Task description:
Give back, unchanged, the line containing "A neutron moves" and every line after it up to the end of the listing.

· · · ·

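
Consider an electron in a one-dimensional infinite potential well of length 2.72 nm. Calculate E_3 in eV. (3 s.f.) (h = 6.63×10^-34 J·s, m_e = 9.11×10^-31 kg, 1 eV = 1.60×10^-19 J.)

For an infinite well E_n = n²h²/(8m_eL²), so E_1 = h²/(8m_eL²) = (6.63×10^-34)²/(8·9.11×10^-31·(2.72×10^-9 m)²) = 8.152×10^-21 J.
Then E_3 = 3²·E_1 = 9·8.152×10^-21 J = 7.337×10^-20 J.
Converting, E_3 = 7.337×10^-20 J / (1.60×10^-19 J/eV) = 0.459 eV.

E_3 = 0.459 eV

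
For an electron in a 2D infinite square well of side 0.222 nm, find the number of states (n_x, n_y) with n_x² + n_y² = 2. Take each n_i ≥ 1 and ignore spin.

The level has n_x² + n_y² = 2. The ordered positive-integer solutions are (1, 1).
That gives 1 state.

degeneracy = 1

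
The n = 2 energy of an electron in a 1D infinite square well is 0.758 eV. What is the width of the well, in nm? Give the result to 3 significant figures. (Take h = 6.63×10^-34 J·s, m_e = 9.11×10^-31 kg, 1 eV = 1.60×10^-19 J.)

L = 1.41 nm

From E_n = n²h²/(8m_eL²), L = n·h/√(8m_eE_n).
E_2 = 0.758 eV = 1.213×10^-19 J, so L = 2·6.63×10^-34/√(8·9.11×10^-31·1.213×10^-19) = 1.41×10^-9 m = 1.41 nm.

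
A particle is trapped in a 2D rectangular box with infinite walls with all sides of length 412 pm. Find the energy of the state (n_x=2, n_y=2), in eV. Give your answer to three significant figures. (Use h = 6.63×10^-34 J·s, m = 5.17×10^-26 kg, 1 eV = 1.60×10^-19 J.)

For a 2D rectangular well E = (h²/8m)·Σ n_i²/L_i² = (6.63×10^-34)²/(8·5.17×10^-26) · [2²/(412 pm)² + 2²/(412 pm)²].
Evaluating gives E = 5.009×10^-23 J = 3.13×10^-4 eV.

E = 3.13×10^-4 eV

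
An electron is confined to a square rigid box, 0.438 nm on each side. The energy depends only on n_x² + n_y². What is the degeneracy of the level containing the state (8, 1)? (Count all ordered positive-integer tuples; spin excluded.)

The level has n_x² + n_y² = 65. The ordered positive-integer solutions are (1, 8), (4, 7), (7, 4), (8, 1).
That gives 4 states.

degeneracy = 4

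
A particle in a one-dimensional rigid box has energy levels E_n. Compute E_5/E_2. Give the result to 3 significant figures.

6.25

E_n ∝ n², so E_5/E_2 = 5²/2² = 25/4 = 6.25.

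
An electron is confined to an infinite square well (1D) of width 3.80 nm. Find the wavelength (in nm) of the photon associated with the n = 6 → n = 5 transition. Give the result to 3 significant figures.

E_1 = h²/(8m_eL²) = 4.172×10^-21 J, so ΔE = (6² − 5²)E_1 = 4.589×10^-20 J.
λ = hc/ΔE = (6.626×10^-34·2.998×10^8)/4.589×10^-20 = 4.33×10^-6 m = 4.33×10^3 nm.

λ = 4.33×10^3 nm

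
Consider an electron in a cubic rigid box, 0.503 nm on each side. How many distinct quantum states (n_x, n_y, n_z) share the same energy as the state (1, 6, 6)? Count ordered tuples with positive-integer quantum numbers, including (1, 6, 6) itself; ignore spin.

The level has n_x² + n_y² + n_z² = 73. The ordered positive-integer solutions are (1, 6, 6), (6, 1, 6), (6, 6, 1).
That gives 3 states.

degeneracy = 3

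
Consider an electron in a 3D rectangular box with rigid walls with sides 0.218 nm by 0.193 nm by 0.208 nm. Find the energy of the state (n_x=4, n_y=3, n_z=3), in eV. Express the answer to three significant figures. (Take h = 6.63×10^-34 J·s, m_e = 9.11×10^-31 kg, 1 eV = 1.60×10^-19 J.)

E = 296 eV

For a 3D rectangular well E = (h²/8m_e)·Σ n_i²/L_i² = (6.63×10^-34)²/(8·9.11×10^-31) · [4²/(0.218 nm)² + 3²/(0.193 nm)² + 3²/(0.208 nm)²].
Evaluating gives E = 4.743×10^-17 J = 296 eV.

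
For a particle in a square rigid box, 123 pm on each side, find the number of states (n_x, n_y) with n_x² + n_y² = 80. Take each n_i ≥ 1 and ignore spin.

The level has n_x² + n_y² = 80. The ordered positive-integer solutions are (4, 8), (8, 4).
That gives 2 states.

degeneracy = 2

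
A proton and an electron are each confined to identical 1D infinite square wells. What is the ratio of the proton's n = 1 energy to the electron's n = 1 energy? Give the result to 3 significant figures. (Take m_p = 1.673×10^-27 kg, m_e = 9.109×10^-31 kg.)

5.44×10^-4

E_n ∝ 1/m at fixed n and L, so the ratio is m_e/m_p = 9.109×10^-31/1.673×10^-27 = 5.44×10^-4.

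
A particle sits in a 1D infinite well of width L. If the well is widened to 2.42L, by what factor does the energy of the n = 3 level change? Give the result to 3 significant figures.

E_n ∝ 1/L², so the energy scales by 1/2.42² = 0.171.

0.171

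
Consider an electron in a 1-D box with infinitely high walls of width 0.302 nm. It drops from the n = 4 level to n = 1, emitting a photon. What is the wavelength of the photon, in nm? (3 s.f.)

E_1 = h²/(8m_eL²) = 6.606×10^-19 J, so ΔE = (4² − 1²)E_1 = 9.909×10^-18 J.
λ = hc/ΔE = (6.626×10^-34·2.998×10^8)/9.909×10^-18 = 2.00×10^-8 m = 20.0 nm.

λ = 20.0 nm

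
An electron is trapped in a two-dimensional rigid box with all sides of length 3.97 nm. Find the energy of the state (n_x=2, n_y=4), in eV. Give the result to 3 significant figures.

E = 0.477 eV

For a 2D rectangular well E = (h²/8m_e)·Σ n_i²/L_i² = (6.626×10^-34)²/(8·9.109×10^-31) · [2²/(3.97 nm)² + 4²/(3.97 nm)²].
Evaluating gives E = 7.645×10^-20 J = 0.477 eV.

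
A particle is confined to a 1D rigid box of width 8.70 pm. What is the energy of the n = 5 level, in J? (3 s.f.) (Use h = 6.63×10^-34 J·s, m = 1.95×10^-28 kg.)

For an infinite well E_n = n²h²/(8mL²), so E_1 = h²/(8mL²) = (6.63×10^-34)²/(8·1.95×10^-28·(8.70×10^-12 m)²) = 3.723×10^-18 J.
Then E_5 = 5²·E_1 = 25·3.723×10^-18 J = 9.31×10^-17 J.

E_5 = 9.31×10^-17 J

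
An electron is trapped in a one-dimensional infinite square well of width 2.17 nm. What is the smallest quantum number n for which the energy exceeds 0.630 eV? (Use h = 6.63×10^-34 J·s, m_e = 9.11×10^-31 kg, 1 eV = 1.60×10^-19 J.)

E_1 = h²/(8m_eL²) = 1.281×10^-20 J = 0.08006 eV.
Need n² > 0.630/0.08006 = 7.869, i.e. n > 2.805.
The smallest integer satisfying this is n = 3.

n = 3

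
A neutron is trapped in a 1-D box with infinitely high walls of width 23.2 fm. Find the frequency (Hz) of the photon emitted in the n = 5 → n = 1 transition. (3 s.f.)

f = 2.20×10^21 Hz

E_1 = h²/(8m_nL²) = 6.087×10^-14 J and ΔE = (5² − 1²)E_1 = 1.461×10^-12 J.
f = ΔE/h = 1.461×10^-12/6.626×10^-34 = 2.20×10^21 Hz.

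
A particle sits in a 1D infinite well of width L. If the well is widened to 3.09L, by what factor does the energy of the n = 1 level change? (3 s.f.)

E_n ∝ 1/L², so the energy scales by 1/3.09² = 0.105.

0.105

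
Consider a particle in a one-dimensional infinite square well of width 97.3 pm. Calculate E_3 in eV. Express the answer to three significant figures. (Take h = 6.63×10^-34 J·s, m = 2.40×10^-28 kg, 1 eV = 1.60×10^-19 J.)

For an infinite well E_n = n²h²/(8mL²), so E_1 = h²/(8mL²) = (6.63×10^-34)²/(8·2.40×10^-28·(9.73×10^-11 m)²) = 2.418×10^-20 J.
Then E_3 = 3²·E_1 = 9·2.418×10^-20 J = 2.176×10^-19 J.
Converting, E_3 = 2.176×10^-19 J / (1.60×10^-19 J/eV) = 1.36 eV.

E_3 = 1.36 eV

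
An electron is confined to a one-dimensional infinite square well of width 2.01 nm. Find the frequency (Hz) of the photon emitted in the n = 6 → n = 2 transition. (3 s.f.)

f = 7.20×10^14 Hz

E_1 = h²/(8m_eL²) = 1.491×10^-20 J and ΔE = (6² − 2²)E_1 = 4.771×10^-19 J.
f = ΔE/h = 4.771×10^-19/6.626×10^-34 = 7.20×10^14 Hz.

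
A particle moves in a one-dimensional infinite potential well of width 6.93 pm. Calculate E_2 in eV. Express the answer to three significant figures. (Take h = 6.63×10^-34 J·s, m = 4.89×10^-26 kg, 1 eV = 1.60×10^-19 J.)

E_2 = 0.585 eV

For an infinite well E_n = n²h²/(8mL²), so E_1 = h²/(8mL²) = (6.63×10^-34)²/(8·4.89×10^-26·(6.93×10^-12 m)²) = 2.340×10^-20 J.
Then E_2 = 2²·E_1 = 4·2.340×10^-20 J = 9.360×10^-20 J.
Converting, E_2 = 9.360×10^-20 J / (1.60×10^-19 J/eV) = 0.585 eV.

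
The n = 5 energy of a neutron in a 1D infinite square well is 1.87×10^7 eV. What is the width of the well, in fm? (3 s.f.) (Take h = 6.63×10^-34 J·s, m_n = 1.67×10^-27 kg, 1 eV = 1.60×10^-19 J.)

From E_n = n²h²/(8m_nL²), L = n·h/√(8m_nE_n).
E_5 = 1.87×10^7 eV = 2.992×10^-12 J, so L = 5·6.63×10^-34/√(8·1.67×10^-27·2.992×10^-12) = 1.66×10^-14 m = 16.6 fm.

L = 16.6 fm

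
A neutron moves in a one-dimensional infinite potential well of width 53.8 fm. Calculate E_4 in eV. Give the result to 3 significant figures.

For an infinite well E_n = n²h²/(8m_nL²), so E_1 = h²/(8m_nL²) = (6.626×10^-34)²/(8·1.675×10^-27·(5.38×10^-14 m)²) = 1.132×10^-14 J.
Then E_4 = 4²·E_1 = 16·1.132×10^-14 J = 1.811×10^-13 J.
Converting, E_4 = 1.811×10^-13 J / (1.602×10^-19 J/eV) = 1.13×10^6 eV.

E_4 = 1.13×10^6 eV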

· · · ·

The answer:
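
A neutron moves in a one-dimensional infinite potential well of width 53.8 fm. Calculate E_4 in eV. Give the result to 3 significant figures.

For an infinite well E_n = n²h²/(8m_nL²), so E_1 = h²/(8m_nL²) = (6.626×10^-34)²/(8·1.675×10^-27·(5.38×10^-14 m)²) = 1.132×10^-14 J.
Then E_4 = 4²·E_1 = 16·1.132×10^-14 J = 1.811×10^-13 J.
Converting, E_4 = 1.811×10^-13 J / (1.602×10^-19 J/eV) = 1.13×10^6 eV.

E_4 = 1.13×10^6 eV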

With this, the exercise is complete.